ACTIVITY: Repeat nothing but the lines below running from the one containing "obstacle 1: [(15,0)" to the one containing "The robot is at A=(11,2)". Keep both end lines.

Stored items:

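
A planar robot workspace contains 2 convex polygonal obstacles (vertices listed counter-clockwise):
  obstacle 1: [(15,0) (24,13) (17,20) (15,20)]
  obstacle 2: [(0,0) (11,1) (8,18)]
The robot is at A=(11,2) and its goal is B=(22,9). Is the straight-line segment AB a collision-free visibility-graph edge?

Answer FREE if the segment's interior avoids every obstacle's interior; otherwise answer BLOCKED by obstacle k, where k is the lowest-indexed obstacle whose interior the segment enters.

Obstacle 1 [(15,0) (24,13) (17,20) (15,20)]:
  edge (15,0)–(24,13): crosses AB
  edge (24,13)–(17,20): clear
  edge (17,20)–(15,20): clear
  edge (15,20)–(15,0): crosses AB
  → BLOCKED
Obstacle 2 [(0,0) (11,1) (8,18)]:
  edge (0,0)–(11,1): clear
  edge (11,1)–(8,18): clear
  edge (8,18)–(0,0): clear
  midpoint (33/2,11/2) outside
  → clear

BLOCKED by obstacle 1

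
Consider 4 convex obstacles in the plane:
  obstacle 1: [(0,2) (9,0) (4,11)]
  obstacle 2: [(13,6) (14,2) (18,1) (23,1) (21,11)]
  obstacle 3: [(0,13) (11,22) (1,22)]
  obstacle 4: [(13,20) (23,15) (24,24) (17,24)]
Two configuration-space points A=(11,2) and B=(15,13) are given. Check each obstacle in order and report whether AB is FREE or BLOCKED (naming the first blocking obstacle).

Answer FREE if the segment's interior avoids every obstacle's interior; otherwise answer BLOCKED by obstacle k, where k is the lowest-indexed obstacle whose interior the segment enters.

Obstacle 1 [(0,2) (9,0) (4,11)]:
  edge (0,2)–(9,0): clear
  edge (9,0)–(4,11): clear
  edge (4,11)–(0,2): clear
  midpoint (13,15/2) outside
  → clear
Obstacle 2 [(13,6) (14,2) (18,1) (23,1) (21,11)]:
  edge (13,6)–(14,2): clear
  edge (14,2)–(18,1): clear
  edge (18,1)–(23,1): clear
  edge (23,1)–(21,11): clear
  edge (21,11)–(13,6): clear
  midpoint (13,15/2) outside
  → clear
Obstacle 3 [(0,13) (11,22) (1,22)]:
  edge (0,13)–(11,22): clear
  edge (11,22)–(1,22): clear
  edge (1,22)–(0,13): clear
  midpoint (13,15/2) outside
  → clear
Obstacle 4 [(13,20) (23,15) (24,24) (17,24)]:
  edge (13,20)–(23,15): clear
  edge (23,15)–(24,24): clear
  edge (24,24)–(17,24): clear
  edge (17,24)–(13,20): clear
  midpoint (13,15/2) outside
  → clear

FREE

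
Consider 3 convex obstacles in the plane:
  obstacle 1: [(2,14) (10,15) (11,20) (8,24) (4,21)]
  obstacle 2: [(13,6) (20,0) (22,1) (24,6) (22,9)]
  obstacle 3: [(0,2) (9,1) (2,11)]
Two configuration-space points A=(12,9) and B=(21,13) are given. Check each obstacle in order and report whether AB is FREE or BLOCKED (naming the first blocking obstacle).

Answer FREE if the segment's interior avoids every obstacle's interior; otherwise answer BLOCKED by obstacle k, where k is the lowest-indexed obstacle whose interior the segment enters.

Obstacle 1 [(2,14) (10,15) (11,20) (8,24) (4,21)]:
  edge (2,14)–(10,15): clear
  edge (10,15)–(11,20): clear
  edge (11,20)–(8,24): clear
  edge (8,24)–(4,21): clear
  edge (4,21)–(2,14): clear
  midpoint (33/2,11) outside
  → clear
Obstacle 2 [(13,6) (20,0) (22,1) (24,6) (22,9)]:
  edge (13,6)–(20,0): clear
  edge (20,0)–(22,1): clear
  edge (22,1)–(24,6): clear
  edge (24,6)–(22,9): clear
  edge (22,9)–(13,6): clear
  midpoint (33/2,11) outside
  → clear
Obstacle 3 [(0,2) (9,1) (2,11)]:
  edge (0,2)–(9,1): clear
  edge (9,1)–(2,11): clear
  edge (2,11)–(0,2): clear
  midpoint (33/2,11) outside
  → clear

FREE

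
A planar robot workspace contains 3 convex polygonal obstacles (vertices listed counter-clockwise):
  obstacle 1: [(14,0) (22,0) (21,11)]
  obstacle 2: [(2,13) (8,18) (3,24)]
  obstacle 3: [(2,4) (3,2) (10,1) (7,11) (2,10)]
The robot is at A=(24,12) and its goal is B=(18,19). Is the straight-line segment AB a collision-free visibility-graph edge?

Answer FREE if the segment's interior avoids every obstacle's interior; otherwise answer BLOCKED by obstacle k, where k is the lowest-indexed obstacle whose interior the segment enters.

FREE

Obstacle 1 [(14,0) (22,0) (21,11)]:
  edge (14,0)–(22,0): clear
  edge (22,0)–(21,11): clear
  edge (21,11)–(14,0): clear
  midpoint (21,31/2) outside
  → clear
Obstacle 2 [(2,13) (8,18) (3,24)]:
  edge (2,13)–(8,18): clear
  edge (8,18)–(3,24): clear
  edge (3,24)–(2,13): clear
  midpoint (21,31/2) outside
  → clear
Obstacle 3 [(2,4) (3,2) (10,1) (7,11) (2,10)]:
  edge (2,4)–(3,2): clear
  edge (3,2)–(10,1): clear
  edge (10,1)–(7,11): clear
  edge (7,11)–(2,10): clear
  edge (2,10)–(2,4): clear
  midpoint (21,31/2) outside
  → clear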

OUTPUT FOR THIS TASK:
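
  obstacle 1: [(15,0) (24,13) (17,20) (15,20)]
  obstacle 2: [(0,0) (11,1) (8,18)]
The robot is at A=(11,2) and its goal is B=(22,9). Is the straight-line segment AB a collision-free visibility-graph edge?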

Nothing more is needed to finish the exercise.